Return the data below, unchanged.

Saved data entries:
>>>

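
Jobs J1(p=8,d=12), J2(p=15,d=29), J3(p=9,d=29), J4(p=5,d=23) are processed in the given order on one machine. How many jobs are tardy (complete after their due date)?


Completion vs due date:
  J1: C=8, d=12 → on time
  J2: C=23, d=29 → on time
  J3: C=32, d=29 → TARDY
  J4: C=37, d=23 → TARDY
Tardy jobs: J3, J4
Count = 2


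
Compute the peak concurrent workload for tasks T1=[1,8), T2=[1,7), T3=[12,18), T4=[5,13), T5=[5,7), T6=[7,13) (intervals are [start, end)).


Check each time point for overlaps:
  t=5: 4 tasks active (T1, T2, T4, T5)
Max concurrent = 4


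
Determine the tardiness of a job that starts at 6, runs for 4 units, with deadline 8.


Completion = start + processing = 6 + 4 = 10
Tardiness = max(0, C - d) = max(0, 10 - 8)
= max(0, 2)
= 2


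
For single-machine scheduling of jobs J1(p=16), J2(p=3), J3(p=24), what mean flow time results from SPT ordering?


SPT order: J2 → J1 → J3
Completion times:
  J2: C=3
  J1: C=19
  J3: C=43
Sum = 65, n = 3
Mean flow = 65/3
= 21.67


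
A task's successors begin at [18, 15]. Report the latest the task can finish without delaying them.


LF = min of all successor start times
Successors start at: [18, 15]
LF = min(18, 15)
= 15


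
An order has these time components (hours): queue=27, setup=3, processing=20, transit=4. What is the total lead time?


Lead time = queue + setup + processing + transit
= 27 + 3 + 20 + 4
= 54 hours


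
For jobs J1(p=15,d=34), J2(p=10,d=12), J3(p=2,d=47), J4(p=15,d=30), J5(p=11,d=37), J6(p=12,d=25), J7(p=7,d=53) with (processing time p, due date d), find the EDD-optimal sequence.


EDD: sort by earliest due date
  J2: d=12, p=10
  J6: d=25, p=12
  J4: d=30, p=15
  J1: d=34, p=15
  J5: d=37, p=11
  J3: d=47, p=2
  J7: d=53, p=7
Order: J2 → J6 → J4 → J1 → J5 → J3 → J7


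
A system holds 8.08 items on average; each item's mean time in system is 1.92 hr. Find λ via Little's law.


Little's law: L = λW → λ = L / W
= 8.08 / 1.92
= 4.21 per hour


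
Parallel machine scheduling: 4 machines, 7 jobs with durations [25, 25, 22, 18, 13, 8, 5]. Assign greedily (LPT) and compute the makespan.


Jobs (LPT sorted): [25, 25, 22, 18, 13, 8, 5]
Machines: 4
  J=25 → Machine 1 (load: 0+25=25)
  J=25 → Machine 2 (load: 0+25=25)
  J=22 → Machine 3 (load: 0+22=22)
  J=18 → Machine 4 (load: 0+18=18)
  J=13 → Machine 4 (load: 18+13=31)
  J=8 → Machine 3 (load: 22+8=30)
  J=5 → Machine 1 (load: 25+5=30)
Machine loads: [30, 25, 30, 31]
Makespan = max = 31 time units


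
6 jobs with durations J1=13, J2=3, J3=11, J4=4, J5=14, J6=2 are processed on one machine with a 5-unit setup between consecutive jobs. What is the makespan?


Makespan = Σ processing + (n-1) × setup
= (13 + 3 + 11 + 4 + 14 + 2) + (6-1)×5
= 47 + 25
= 72 time units


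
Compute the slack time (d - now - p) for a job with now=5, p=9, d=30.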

<<<

_TASK OUTPUT_
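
Jobs J1(p=8,d=12), J2(p=15,d=29), J3(p=9,d=29), J4(p=5,d=23) are processed in the given order on one machine. How many jobs are tardy (complete after their due date)?


Completion vs due date:
  J1: C=8, d=12 → on time
  J2: C=23, d=29 → on time
  J3: C=32, d=29 → TARDY
  J4: C=37, d=23 → TARDY
Tardy jobs: J3, J4
Count = 2


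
Compute the peak concurrent workload for tasks T1=[1,8), T2=[1,7), T3=[12,18), T4=[5,13), T5=[5,7), T6=[7,13) (intervals are [start, end)).


Check each time point for overlaps:
  t=5: 4 tasks active (T1, T2, T4, T5)
Max concurrent = 4


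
Determine the tardiness of a job that starts at 6, runs for 4 units, with deadline 8.


Completion = start + processing = 6 + 4 = 10
Tardiness = max(0, C - d) = max(0, 10 - 8)
= max(0, 2)
= 2


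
For single-machine scheduling of jobs J1(p=16), J2(p=3), J3(p=24), what mean flow time results from SPT ordering?


SPT order: J2 → J1 → J3
Completion times:
  J2: C=3
  J1: C=19
  J3: C=43
Sum = 65, n = 3
Mean flow = 65/3
= 21.67


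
A task's successors begin at [18, 15]. Report the latest the task can finish without delaying them.


LF = min of all successor start times
Successors start at: [18, 15]
LF = min(18, 15)
= 15


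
An order has these time components (hours): queue=27, setup=3, processing=20, transit=4. What is the total lead time?


Lead time = queue + setup + processing + transit
= 27 + 3 + 20 + 4
= 54 hours


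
For jobs J1(p=15,d=34), J2(p=10,d=12), J3(p=2,d=47), J4(p=15,d=30), J5(p=11,d=37), J6(p=12,d=25), J7(p=7,d=53) with (processing time p, due date d), find the EDD-optimal sequence.


EDD: sort by earliest due date
  J2: d=12, p=10
  J6: d=25, p=12
  J4: d=30, p=15
  J1: d=34, p=15
  J5: d=37, p=11
  J3: d=47, p=2
  J7: d=53, p=7
Order: J2 → J6 → J4 → J1 → J5 → J3 → J7


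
A system holds 8.08 items on average; each item's mean time in system is 1.92 hr. Find λ via Little's law.


Little's law: L = λW → λ = L / W
= 8.08 / 1.92
= 4.21 per hour


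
Parallel machine scheduling: 4 machines, 7 jobs with durations [25, 25, 22, 18, 13, 8, 5]. Assign greedily (LPT) and compute the makespan.


Jobs (LPT sorted): [25, 25, 22, 18, 13, 8, 5]
Machines: 4
  J=25 → Machine 1 (load: 0+25=25)
  J=25 → Machine 2 (load: 0+25=25)
  J=22 → Machine 3 (load: 0+22=22)
  J=18 → Machine 4 (load: 0+18=18)
  J=13 → Machine 4 (load: 18+13=31)
  J=8 → Machine 3 (load: 22+8=30)
  J=5 → Machine 1 (load: 25+5=30)
Machine loads: [30, 25, 30, 31]
Makespan = max = 31 time units


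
6 jobs with durations J1=13, J2=3, J3=11, J4=4, J5=14, J6=2 are processed on one machine with a 5-unit setup between consecutive jobs. What is the makespan?


Makespan = Σ processing + (n-1) × setup
= (13 + 3 + 11 + 4 + 14 + 2) + (6-1)×5
= 47 + 25
= 72 time units


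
Compute the slack time (d - now - p) for a job with now=5, p=9, d=30.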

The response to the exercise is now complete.